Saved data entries
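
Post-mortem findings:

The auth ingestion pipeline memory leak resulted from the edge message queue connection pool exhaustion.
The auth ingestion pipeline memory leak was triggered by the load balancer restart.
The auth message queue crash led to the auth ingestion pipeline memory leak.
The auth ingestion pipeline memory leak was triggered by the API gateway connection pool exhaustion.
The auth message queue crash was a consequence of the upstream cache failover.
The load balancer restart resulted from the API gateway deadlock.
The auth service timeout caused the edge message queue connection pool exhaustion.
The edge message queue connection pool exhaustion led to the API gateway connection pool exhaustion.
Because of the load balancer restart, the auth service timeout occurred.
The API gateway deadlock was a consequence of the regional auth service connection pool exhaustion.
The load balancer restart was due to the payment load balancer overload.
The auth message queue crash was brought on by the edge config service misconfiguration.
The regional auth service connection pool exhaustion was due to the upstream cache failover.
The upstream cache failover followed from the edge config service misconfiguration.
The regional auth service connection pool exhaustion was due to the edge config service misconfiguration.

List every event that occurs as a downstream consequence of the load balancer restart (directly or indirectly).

Direct effects: the auth service timeout, the auth ingestion pipeline memory leak.
2 steps out: the edge message queue connection pool exhaustion.
3 steps out: the API gateway connection pool exhaustion.
Not reachable from it: the edge config service misconfiguration, the upstream cache failover, the regional auth service connection pool exhaustion, the API gateway deadlock, the auth message queue crash, the payment load balancer overload.

the API gateway connection pool exhaustion, the auth ingestion pipeline memory leak, the auth service timeout, the edge message queue connection pool exhaustion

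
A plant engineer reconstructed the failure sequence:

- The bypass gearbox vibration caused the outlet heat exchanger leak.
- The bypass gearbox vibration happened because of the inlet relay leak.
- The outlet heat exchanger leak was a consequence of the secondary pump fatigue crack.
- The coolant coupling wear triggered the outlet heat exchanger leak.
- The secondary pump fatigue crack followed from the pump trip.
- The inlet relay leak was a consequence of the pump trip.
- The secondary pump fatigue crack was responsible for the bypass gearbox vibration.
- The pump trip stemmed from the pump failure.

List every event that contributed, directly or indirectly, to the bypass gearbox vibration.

the inlet relay leak, the pump failure, the pump trip, the secondary pump fatigue crack

Immediate causes of the bypass gearbox vibration: the inlet relay leak, the secondary pump fatigue crack.
Further upstream: the pump failure, the pump trip.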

TASK STATEMENT: Each entry, from start to finish, must be restated exactly.

ANSWER SPACE:
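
Post-mortem findings:

The auth ingestion pipeline memory leak resulted from the edge message queue connection pool exhaustion.
The auth ingestion pipeline memory leak was triggered by the load balancer restart.
The auth message queue crash led to the auth ingestion pipeline memory leak.
The auth ingestion pipeline memory leak was triggered by the API gateway connection pool exhaustion.
The auth message queue crash was a consequence of the upstream cache failover.
The load balancer restart resulted from the API gateway deadlock.
The auth service timeout caused the edge message queue connection pool exhaustion.
The edge message queue connection pool exhaustion led to the API gateway connection pool exhaustion.
Because of the load balancer restart, the auth service timeout occurred.
The API gateway deadlock was a consequence of the regional auth service connection pool exhaustion.
The load balancer restart was due to the payment load balancer overload.
The auth message queue crash was brought on by the edge config service misconfiguration.
The regional auth service connection pool exhaustion was due to the upstream cache failover.
The upstream cache failover followed from the edge config service misconfiguration.
The regional auth service connection pool exhaustion was due to the edge config service misconfiguration.

List every event that occurs as a downstream consequence of the load balancer restart (directly or indirectly).

Direct effects: the auth service timeout, the auth ingestion pipeline memory leak.
2 steps out: the edge message queue connection pool exhaustion.
3 steps out: the API gateway connection pool exhaustion.
Not reachable from it: the edge config service misconfiguration, the upstream cache failover, the regional auth service connection pool exhaustion, the API gateway deadlock, the auth message queue crash, the payment load balancer overload.

the API gateway connection pool exhaustion, the auth ingestion pipeline memory leak, the auth service timeout, the edge message queue connection pool exhaustion

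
A plant engineer reconstructed the failure sequence:

- The bypass gearbox vibration caused the outlet heat exchanger leak.
- The bypass gearbox vibration happened because of the inlet relay leak.
- The outlet heat exchanger leak was a consequence of the secondary pump fatigue crack.
- The coolant coupling wear triggered the outlet heat exchanger leak.
- The secondary pump fatigue crack followed from the pump trip.
- The inlet relay leak was a consequence of the pump trip.
- The secondary pump fatigue crack was responsible for the bypass gearbox vibration.
- The pump trip stemmed from the pump failure.

List every event that contributed, directly or indirectly, to the bypass gearbox vibration.

the inlet relay leak, the pump failure, the pump trip, the secondary pump fatigue crack

Immediate causes of the bypass gearbox vibration: the inlet relay leak, the secondary pump fatigue crack.
Further upstream: the pump failure, the pump trip.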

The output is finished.